- **Exercise**: A faithful, complete copy of the records is required.

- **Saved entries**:

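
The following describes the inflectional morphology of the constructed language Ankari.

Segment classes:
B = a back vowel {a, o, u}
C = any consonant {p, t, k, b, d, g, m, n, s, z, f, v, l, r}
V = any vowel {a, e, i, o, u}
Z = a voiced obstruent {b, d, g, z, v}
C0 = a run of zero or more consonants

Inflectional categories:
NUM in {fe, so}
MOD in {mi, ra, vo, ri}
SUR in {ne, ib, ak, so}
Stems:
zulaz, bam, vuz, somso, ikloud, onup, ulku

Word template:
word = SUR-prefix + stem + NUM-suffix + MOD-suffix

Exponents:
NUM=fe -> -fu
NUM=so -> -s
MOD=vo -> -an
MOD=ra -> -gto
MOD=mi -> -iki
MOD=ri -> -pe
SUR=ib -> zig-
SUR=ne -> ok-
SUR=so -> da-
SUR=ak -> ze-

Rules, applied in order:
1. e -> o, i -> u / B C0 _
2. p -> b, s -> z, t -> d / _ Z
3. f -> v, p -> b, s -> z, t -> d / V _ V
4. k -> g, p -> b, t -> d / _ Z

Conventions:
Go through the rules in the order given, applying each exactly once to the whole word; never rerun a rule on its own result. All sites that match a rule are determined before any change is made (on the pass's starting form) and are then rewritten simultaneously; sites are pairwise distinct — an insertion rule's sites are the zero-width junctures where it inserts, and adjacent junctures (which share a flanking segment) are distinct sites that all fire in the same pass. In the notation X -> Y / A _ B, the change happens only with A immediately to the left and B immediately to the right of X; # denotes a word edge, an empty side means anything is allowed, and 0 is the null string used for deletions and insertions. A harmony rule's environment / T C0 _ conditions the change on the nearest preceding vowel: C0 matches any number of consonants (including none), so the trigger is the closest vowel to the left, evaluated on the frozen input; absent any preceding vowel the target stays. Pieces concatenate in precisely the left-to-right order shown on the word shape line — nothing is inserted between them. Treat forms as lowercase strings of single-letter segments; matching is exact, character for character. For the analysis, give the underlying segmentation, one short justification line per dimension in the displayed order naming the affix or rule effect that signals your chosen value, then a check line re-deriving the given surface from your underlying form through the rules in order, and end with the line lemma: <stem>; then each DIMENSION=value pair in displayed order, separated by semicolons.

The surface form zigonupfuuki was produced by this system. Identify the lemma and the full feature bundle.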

- **Solution to this problem**:
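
The following describes the inflectional morphology of the constructed language Ankari.

Segment classes:
B = a back vowel {a, o, u}
C = any consonant {p, t, k, b, d, g, m, n, s, z, f, v, l, r}
V = any vowel {a, e, i, o, u}
Z = a voiced obstruent {b, d, g, z, v}
C0 = a run of zero or more consonants

Inflectional categories:
NUM in {fe, so}
MOD in {mi, ra, vo, ri}
SUR in {ne, ib, ak, so}
Stems:
zulaz, bam, vuz, somso, ikloud, onup, ulku

Word template:
word = SUR-prefix + stem + NUM-suffix + MOD-suffix

Exponents:
NUM=fe -> -fu
NUM=so -> -s
MOD=vo -> -an
MOD=ra -> -gto
MOD=mi -> -iki
MOD=ri -> -pe
SUR=ib -> zig-
SUR=ne -> ok-
SUR=so -> da-
SUR=ak -> ze-

Rules, applied in order:
1. e -> o, i -> u / B C0 _
2. p -> b, s -> z, t -> d / _ Z
3. f -> v, p -> b, s -> z, t -> d / V _ V
4. k -> g, p -> b, t -> d / _ Z

Conventions:
Go through the rules in the order given, applying each exactly once to the whole word; never rerun a rule on its own result. All sites that match a rule are determined before any change is made (on the pass's starting form) and are then rewritten simultaneously; sites are pairwise distinct — an insertion rule's sites are the zero-width junctures where it inserts, and adjacent junctures (which share a flanking segment) are distinct sites that all fire in the same pass. In the notation X -> Y / A _ B, the change happens only with A immediately to the left and B immediately to the right of X; # denotes a word edge, an empty side means anything is allowed, and 0 is the null string used for deletions and insertions. A harmony rule's environment / T C0 _ conditions the change on the nearest preceding vowel: C0 matches any number of consonants (including none), so the trigger is the closest vowel to the left, evaluated on the frozen input; absent any preceding vowel the target stays. Pieces concatenate in precisely the left-to-right order shown on the word shape line — nothing is inserted between them. Treat forms as lowercase strings of single-letter segments; matching is exact, character for character. For the analysis, give the underlying segmentation, one short justification line per dimension in the displayed order naming the affix or rule effect that signals your chosen value, then a check line re-deriving the given surface from your underlying form through the rules in order, and end with the line lemma: <stem>; then each DIMENSION=value pair in displayed order, separated by semicolons.

The surface form zigonupfuuki was produced by this system. Identify the lemma and the full feature bundle.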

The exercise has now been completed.